Problem requirements:
From the first line to the last, copy the material exactly.

Dataset records:
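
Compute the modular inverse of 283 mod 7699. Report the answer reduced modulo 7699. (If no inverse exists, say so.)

Run Euclid on (7699, 283):
7699 = 27×283 + 58
283 = 4×58 + 51
58 = 1×51 + 7
51 = 7×7 + 2
7 = 3×2 + 1
2 = 2×1 + 0
The gcd is 1. Working backward:
1 = 7 − 3·2
1 = −3·51 + 22·7
1 = 22·58 − 25·51
1 = −25·283 + 122·58
1 = 122·7699 − 3319·283
Hence 283⁻¹ ≡ -3319 ≡ 4380 (mod 7699).

4380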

Task solution:
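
Compute the modular inverse of 283 mod 7699. Report the answer reduced modulo 7699. (If no inverse exists, say so.)

Run Euclid on (7699, 283):
7699 = 27×283 + 58
283 = 4×58 + 51
58 = 1×51 + 7
51 = 7×7 + 2
7 = 3×2 + 1
2 = 2×1 + 0
The gcd is 1. Working backward:
1 = 7 − 3·2
1 = −3·51 + 22·7
1 = 22·58 − 25·51
1 = −25·283 + 122·58
1 = 122·7699 − 3319·283
Hence 283⁻¹ ≡ -3319 ≡ 4380 (mod 7699).

4380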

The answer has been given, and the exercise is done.